[Saved entries]
== Segment start ==

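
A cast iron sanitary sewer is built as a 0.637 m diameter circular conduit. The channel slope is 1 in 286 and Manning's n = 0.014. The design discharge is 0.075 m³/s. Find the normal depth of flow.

Manning's equation rearranged: A R^(2/3) = nQ / (1·√S) = 0.014 × 0.075 / (√0.003497) = 0.01776.
Try y = 0.157 m: A R^(2/3) = 0.01247 — short.
Try y = 0.221 m: A R^(2/3) = 0.02421 — over.
Try y = 0.188 m: A R^(2/3) = 0.01776 — matches.

y_n = 0.188 m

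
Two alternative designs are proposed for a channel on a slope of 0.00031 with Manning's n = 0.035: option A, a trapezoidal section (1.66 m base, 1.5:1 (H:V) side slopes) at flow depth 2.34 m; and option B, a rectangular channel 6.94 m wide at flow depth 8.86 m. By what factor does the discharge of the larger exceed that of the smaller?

8.28

Channel A: With bottom width b = 1.66 m and side slope z = 1.5: A = (b + zy)y = (1.66 + 1.5×2.34)×2.34 = 12.1 m²; P = b + 2y√(1+z²) = 1.66 + 2×2.34×1.803 = 10.1 m. Hydraulic radius R = A/P = 12.1/10.1 = 1.198 m. Q_A = (1/0.035)·12.1·1.198^(2/3)·√0.00031 = 6.865 m³/s.
Channel B: Flow area A = b·y = 6.94 × 8.86 = 61.49 m². Wetted perimeter P = b + 2y = 6.94 + 2×8.86 = 24.66 m. Hydraulic radius R = A/P = 61.49/24.66 = 2.493 m. Q_B = (1/0.035)·61.49·2.493^(2/3)·√0.00031 = 56.88 m³/s.
The larger discharge is 56.88 m³/s and the smaller is 6.865 m³/s; the ratio is 8.28.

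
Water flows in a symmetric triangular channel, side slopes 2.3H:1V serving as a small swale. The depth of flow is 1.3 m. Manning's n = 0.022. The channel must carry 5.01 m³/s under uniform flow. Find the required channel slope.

S = 0.0016

For a triangular section with side slope z = 2.3: A = zy² = 2.3×1.3² = 3.887 m²; P = 2y√(1+z²) = 2×1.3×2.508 = 6.521 m.
Hydraulic radius R = A/P = 3.887/6.521 = 0.5961 m.
From Manning's equation, S = [nQ / (1 A R^(2/3))]² = [0.022 × 5.01 / (1 × 3.887 × 0.5961^(2/3))]² = 0.0016.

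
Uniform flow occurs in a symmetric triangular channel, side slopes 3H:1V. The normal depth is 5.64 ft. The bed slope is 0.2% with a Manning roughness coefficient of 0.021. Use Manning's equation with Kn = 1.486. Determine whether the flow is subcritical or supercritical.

subcritical

For a triangular section with side slope z = 3: A = zy² = 3×5.64² = 95.43 ft²; P = 2y√(1+z²) = 2×5.64×3.162 = 35.67 ft.
Hydraulic radius R = A/P = 95.43/35.67 = 2.675 ft.
V = (1.486/n) R^(2/3) √S = (1.486/0.021) × 2.675^(2/3) × √0.002 = 6.099 ft/s. Hydraulic depth D_h = A/T = 95.43/33.84 = 2.82 ft.
Froude number Fr = V/√(g·D_h) = 6.099/√(32.2×2.82) = 0.64, which is less than 1, so the flow is subcritical.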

== Segment end ==

_Exercise brief:_ Exactness is what counts here: write out every record again.

_Written solution:_
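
A cast iron sanitary sewer is built as a 0.637 m diameter circular conduit. The channel slope is 1 in 286 and Manning's n = 0.014. The design discharge is 0.075 m³/s. Find the normal depth of flow.

Manning's equation rearranged: A R^(2/3) = nQ / (1·√S) = 0.014 × 0.075 / (√0.003497) = 0.01776.
Try y = 0.157 m: A R^(2/3) = 0.01247 — short.
Try y = 0.221 m: A R^(2/3) = 0.02421 — over.
Try y = 0.188 m: A R^(2/3) = 0.01776 — matches.

y_n = 0.188 m

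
Two alternative designs are proposed for a channel on a slope of 0.00031 with Manning's n = 0.035: option A, a trapezoidal section (1.66 m base, 1.5:1 (H:V) side slopes) at flow depth 2.34 m; and option B, a rectangular channel 6.94 m wide at flow depth 8.86 m. By what factor does the discharge of the larger exceed that of the smaller?

8.28

Channel A: With bottom width b = 1.66 m and side slope z = 1.5: A = (b + zy)y = (1.66 + 1.5×2.34)×2.34 = 12.1 m²; P = b + 2y√(1+z²) = 1.66 + 2×2.34×1.803 = 10.1 m. Hydraulic radius R = A/P = 12.1/10.1 = 1.198 m. Q_A = (1/0.035)·12.1·1.198^(2/3)·√0.00031 = 6.865 m³/s.
Channel B: Flow area A = b·y = 6.94 × 8.86 = 61.49 m². Wetted perimeter P = b + 2y = 6.94 + 2×8.86 = 24.66 m. Hydraulic radius R = A/P = 61.49/24.66 = 2.493 m. Q_B = (1/0.035)·61.49·2.493^(2/3)·√0.00031 = 56.88 m³/s.
The larger discharge is 56.88 m³/s and the smaller is 6.865 m³/s; the ratio is 8.28.

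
Water flows in a symmetric triangular channel, side slopes 2.3H:1V serving as a small swale. The depth of flow is 1.3 m. Manning's n = 0.022. The channel must carry 5.01 m³/s under uniform flow. Find the required channel slope.

S = 0.0016

For a triangular section with side slope z = 2.3: A = zy² = 2.3×1.3² = 3.887 m²; P = 2y√(1+z²) = 2×1.3×2.508 = 6.521 m.
Hydraulic radius R = A/P = 3.887/6.521 = 0.5961 m.
From Manning's equation, S = [nQ / (1 A R^(2/3))]² = [0.022 × 5.01 / (1 × 3.887 × 0.5961^(2/3))]² = 0.0016.

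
Uniform flow occurs in a symmetric triangular channel, side slopes 3H:1V. The normal depth is 5.64 ft. The bed slope is 0.2% with a Manning roughness coefficient of 0.021. Use Manning's equation with Kn = 1.486. Determine whether the flow is subcritical or supercritical.

subcritical

For a triangular section with side slope z = 3: A = zy² = 3×5.64² = 95.43 ft²; P = 2y√(1+z²) = 2×5.64×3.162 = 35.67 ft.
Hydraulic radius R = A/P = 95.43/35.67 = 2.675 ft.
V = (1.486/n) R^(2/3) √S = (1.486/0.021) × 2.675^(2/3) × √0.002 = 6.099 ft/s. Hydraulic depth D_h = A/T = 95.43/33.84 = 2.82 ft.
Froude number Fr = V/√(g·D_h) = 6.099/√(32.2×2.82) = 0.64, which is less than 1, so the flow is subcritical.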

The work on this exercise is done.